The result should be the lines from the one holding "Let P be the matrix" to the final line of the records, retyped exactly.

Source records ▸
======

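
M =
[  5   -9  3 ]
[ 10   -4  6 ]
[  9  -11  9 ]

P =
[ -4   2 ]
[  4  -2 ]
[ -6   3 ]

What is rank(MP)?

1

First compute MP:
[[-74,  37],
 [-92,  46],
 [-134,  67]]
Now row reduce the product.
R2 ← R2 − (46/37)·R1: [0, 0]
R3 ← R3 − (67/37)·R1: [0, 0]
1 nonzero row, so rank(MP) = 1.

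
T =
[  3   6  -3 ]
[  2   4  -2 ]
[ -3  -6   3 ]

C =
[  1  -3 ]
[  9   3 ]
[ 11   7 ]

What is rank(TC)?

1

First compute TC:
[[ 24, -12],
 [ 16,  -8],
 [-24,  12]]
Now row reduce the product.
R2 ← R2 − (2/3)·R1: [0, 0]
R3 ← R3 + R1: [0, 0]
1 nonzero row, so rank(TC) = 1.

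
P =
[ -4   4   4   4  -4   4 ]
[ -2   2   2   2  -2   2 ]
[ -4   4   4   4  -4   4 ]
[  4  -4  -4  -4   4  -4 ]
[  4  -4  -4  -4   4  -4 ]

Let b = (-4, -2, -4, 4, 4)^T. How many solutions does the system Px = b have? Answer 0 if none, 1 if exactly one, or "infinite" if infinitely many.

infinite

Row reduce the augmented matrix [P | b].
R2 ← R2 − (1/2)·R1: [0, 0, 0, 0, 0, 0, 0]
R3 ← R3 − R1: [0, 0, 0, 0, 0, 0, 0]
R4 ← R4 + R1: [0, 0, 0, 0, 0, 0, 0]
R5 ← R5 + R1: [0, 0, 0, 0, 0, 0, 0]
The echelon form has 1 nonzero rows, and every pivot lies in the first 6 columns, so rank(P) = rank([P|b]) = 1.
The system is consistent.
rank = 1 < 6 unknowns, so there are infinitely many solutions.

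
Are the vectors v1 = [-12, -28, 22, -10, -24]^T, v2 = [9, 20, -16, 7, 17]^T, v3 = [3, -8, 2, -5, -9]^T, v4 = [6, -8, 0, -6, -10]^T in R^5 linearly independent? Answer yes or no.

Form the matrix with these vectors as rows and row reduce.
R2 ← R2 + (3/4)·R1: [0, -1, 1/2, -1/2, -1]
R3 ← R3 + (1/4)·R1: [0, -15, 15/2, -15/2, -15]
R4 ← R4 + (1/2)·R1: [0, -22, 11, -11, -22]
R3 ← R3 − (15)·R2: [0, 0, 0, 0, 0]
R4 ← R4 − (22)·R2: [0, 0, 0, 0, 0]
2 nonzero rows, so the 4 vectors span a space of dimension 2.
Since 2 < 4, the vectors are linearly dependent.

no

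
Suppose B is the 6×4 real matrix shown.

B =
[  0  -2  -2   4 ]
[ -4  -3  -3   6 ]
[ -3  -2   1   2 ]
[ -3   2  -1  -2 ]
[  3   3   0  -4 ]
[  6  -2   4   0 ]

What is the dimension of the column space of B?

Row reduce to echelon form.
Swap R1 ↔ R2
R3 ← R3 − (3/4)·R1: [0, 1/4, 13/4, -5/2]
R4 ← R4 − (3/4)·R1: [0, 17/4, 5/4, -13/2]
R5 ← R5 + (3/4)·R1: [0, 3/4, -9/4, 1/2]
R6 ← R6 + (3/2)·R1: [0, -13/2, -1/2, 9]
R3 ← R3 + (1/8)·R2: [0, 0, 3, -2]
R4 ← R4 + (17/8)·R2: [0, 0, -3, 2]
R5 ← R5 + (3/8)·R2: [0, 0, -3, 2]
R6 ← R6 − (13/4)·R2: [0, 0, 6, -4]
R4 ← R4 + R3: [0, 0, 0, 0]
R5 ← R5 + R3: [0, 0, 0, 0]
R6 ← R6 − (2)·R3: [0, 0, 0, 0]
Echelon form has 3 nonzero rows, so rank(B) = 3.
The column space has dimension equal to the rank: 3.

3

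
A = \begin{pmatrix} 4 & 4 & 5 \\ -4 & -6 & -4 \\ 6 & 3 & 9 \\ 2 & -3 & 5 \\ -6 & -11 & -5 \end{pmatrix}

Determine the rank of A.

2

Row reduce to echelon form.
R2 ← R2 + R1: [0, -2, 1]
R3 ← R3 − (3/2)·R1: [0, -3, 3/2]
R4 ← R4 − (1/2)·R1: [0, -5, 5/2]
R5 ← R5 + (3/2)·R1: [0, -5, 5/2]
R3 ← R3 − (3/2)·R2: [0, 0, 0]
R4 ← R4 − (5/2)·R2: [0, 0, 0]
R5 ← R5 − (5/2)·R2: [0, 0, 0]
Echelon form has 2 nonzero rows, so rank(A) = 2.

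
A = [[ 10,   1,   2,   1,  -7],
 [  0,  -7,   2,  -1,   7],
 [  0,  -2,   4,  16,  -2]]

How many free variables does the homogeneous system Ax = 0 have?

2

Row reduce to echelon form.
R3 ← R3 − (2/7)·R2: [0, 0, 24/7, 114/7, -4]
3 nonzero rows, so rank(A) = 3.
A has 5 columns; by rank–nullity, nullity = 5 − 3 = 2.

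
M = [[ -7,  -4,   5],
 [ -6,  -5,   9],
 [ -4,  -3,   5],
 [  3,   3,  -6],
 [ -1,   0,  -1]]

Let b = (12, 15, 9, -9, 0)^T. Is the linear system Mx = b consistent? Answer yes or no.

yes

Row reduce the augmented matrix [M | b].
R2 ← R2 − (6/7)·R1: [0, -11/7, 33/7, 33/7]
R3 ← R3 − (4/7)·R1: [0, -5/7, 15/7, 15/7]
R4 ← R4 + (3/7)·R1: [0, 9/7, -27/7, -27/7]
R5 ← R5 − (1/7)·R1: [0, 4/7, -12/7, -12/7]
R3 ← R3 − (5/11)·R2: [0, 0, 0, 0]
R4 ← R4 + (9/11)·R2: [0, 0, 0, 0]
R5 ← R5 + (4/11)·R2: [0, 0, 0, 0]
The echelon form has 2 nonzero rows, and every pivot lies in the first 3 columns, so rank(M) = rank([M|b]) = 2.
The system is consistent.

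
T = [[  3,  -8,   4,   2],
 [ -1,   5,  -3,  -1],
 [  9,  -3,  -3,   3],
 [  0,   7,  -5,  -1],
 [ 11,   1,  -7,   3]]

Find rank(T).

Row reduce to echelon form.
R2 ← R2 + (1/3)·R1: [0, 7/3, -5/3, -1/3]
R3 ← R3 − (3)·R1: [0, 21, -15, -3]
R5 ← R5 − (11/3)·R1: [0, 91/3, -65/3, -13/3]
R3 ← R3 − (9)·R2: [0, 0, 0, 0]
R4 ← R4 − (3)·R2: [0, 0, 0, 0]
R5 ← R5 − (13)·R2: [0, 0, 0, 0]
Echelon form has 2 nonzero rows, so rank(T) = 2.

2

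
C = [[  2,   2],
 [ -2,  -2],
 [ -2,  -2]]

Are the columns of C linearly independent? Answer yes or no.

no

Row reduce C to echelon form.
R2 ← R2 + R1: [0, 0]
R3 ← R3 + R1: [0, 0]
1 pivot among 2 columns.
Only 1 < 2 pivot columns, so the columns are linearly dependent.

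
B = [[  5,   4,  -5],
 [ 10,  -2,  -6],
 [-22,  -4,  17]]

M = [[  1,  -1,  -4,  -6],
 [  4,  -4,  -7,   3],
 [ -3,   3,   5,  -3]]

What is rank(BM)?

First compute BM:
[[ 36, -36, -73,  -3],
 [ 20, -20, -56, -48],
 [-89,  89, 201,  69]]
Now row reduce the product.
R2 ← R2 − (5/9)·R1: [0, 0, -139/9, -139/3]
R3 ← R3 + (89/36)·R1: [0, 0, 739/36, 739/12]
R3 ← R3 + (739/556)·R2: [0, 0, 0, 0]
2 nonzero rows, so rank(BM) = 2.

2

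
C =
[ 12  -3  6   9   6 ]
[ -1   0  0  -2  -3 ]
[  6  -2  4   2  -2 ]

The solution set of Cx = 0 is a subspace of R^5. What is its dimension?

3

Row reduce to echelon form.
R2 ← R2 + (1/12)·R1: [0, -1/4, 1/2, -5/4, -5/2]
R3 ← R3 − (1/2)·R1: [0, -1/2, 1, -5/2, -5]
R3 ← R3 − (2)·R2: [0, 0, 0, 0, 0]
2 nonzero rows, so rank(C) = 2.
C has 5 columns; by rank–nullity, nullity = 5 − 2 = 3.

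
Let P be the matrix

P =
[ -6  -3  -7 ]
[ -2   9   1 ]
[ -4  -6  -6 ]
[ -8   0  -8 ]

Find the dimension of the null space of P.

Row reduce to echelon form.
R2 ← R2 − (1/3)·R1: [0, 10, 10/3]
R3 ← R3 − (2/3)·R1: [0, -4, -4/3]
R4 ← R4 − (4/3)·R1: [0, 4, 4/3]
R3 ← R3 + (2/5)·R2: [0, 0, 0]
R4 ← R4 − (2/5)·R2: [0, 0, 0]
2 nonzero rows, so rank(P) = 2.
P has 3 columns; by rank–nullity, nullity = 3 − 2 = 1.

1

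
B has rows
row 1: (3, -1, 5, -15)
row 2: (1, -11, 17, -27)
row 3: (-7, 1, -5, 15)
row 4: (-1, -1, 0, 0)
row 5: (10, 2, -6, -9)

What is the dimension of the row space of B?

Row reduce to echelon form.
R2 ← R2 − (1/3)·R1: [0, -32/3, 46/3, -22]
R3 ← R3 + (7/3)·R1: [0, -4/3, 20/3, -20]
R4 ← R4 + (1/3)·R1: [0, -4/3, 5/3, -5]
R5 ← R5 − (10/3)·R1: [0, 16/3, -68/3, 41]
R3 ← R3 − (1/8)·R2: [0, 0, 19/4, -69/4]
R4 ← R4 − (1/8)·R2: [0, 0, -1/4, -9/4]
R5 ← R5 + (1/2)·R2: [0, 0, -15, 30]
R4 ← R4 + (1/19)·R3: [0, 0, 0, -60/19]
R5 ← R5 + (60/19)·R3: [0, 0, 0, -465/19]
R5 ← R5 − (31/4)·R4: [0, 0, 0, 0]
Echelon form has 4 nonzero rows, so rank(B) = 4.
The row space has dimension equal to the rank: 4.

4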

======

Reply to the exercise ▸
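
Let P be the matrix

P =
[ -6  -3  -7 ]
[ -2   9   1 ]
[ -4  -6  -6 ]
[ -8   0  -8 ]

Find the dimension of the null space of P.

Row reduce to echelon form.
R2 ← R2 − (1/3)·R1: [0, 10, 10/3]
R3 ← R3 − (2/3)·R1: [0, -4, -4/3]
R4 ← R4 − (4/3)·R1: [0, 4, 4/3]
R3 ← R3 + (2/5)·R2: [0, 0, 0]
R4 ← R4 − (2/5)·R2: [0, 0, 0]
2 nonzero rows, so rank(P) = 2.
P has 3 columns; by rank–nullity, nullity = 3 − 2 = 1.

1

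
B has rows
row 1: (3, -1, 5, -15)
row 2: (1, -11, 17, -27)
row 3: (-7, 1, -5, 15)
row 4: (-1, -1, 0, 0)
row 5: (10, 2, -6, -9)

What is the dimension of the row space of B?

Row reduce to echelon form.
R2 ← R2 − (1/3)·R1: [0, -32/3, 46/3, -22]
R3 ← R3 + (7/3)·R1: [0, -4/3, 20/3, -20]
R4 ← R4 + (1/3)·R1: [0, -4/3, 5/3, -5]
R5 ← R5 − (10/3)·R1: [0, 16/3, -68/3, 41]
R3 ← R3 − (1/8)·R2: [0, 0, 19/4, -69/4]
R4 ← R4 − (1/8)·R2: [0, 0, -1/4, -9/4]
R5 ← R5 + (1/2)·R2: [0, 0, -15, 30]
R4 ← R4 + (1/19)·R3: [0, 0, 0, -60/19]
R5 ← R5 + (60/19)·R3: [0, 0, 0, -465/19]
R5 ← R5 − (31/4)·R4: [0, 0, 0, 0]
Echelon form has 4 nonzero rows, so rank(B) = 4.
The row space has dimension equal to the rank: 4.

4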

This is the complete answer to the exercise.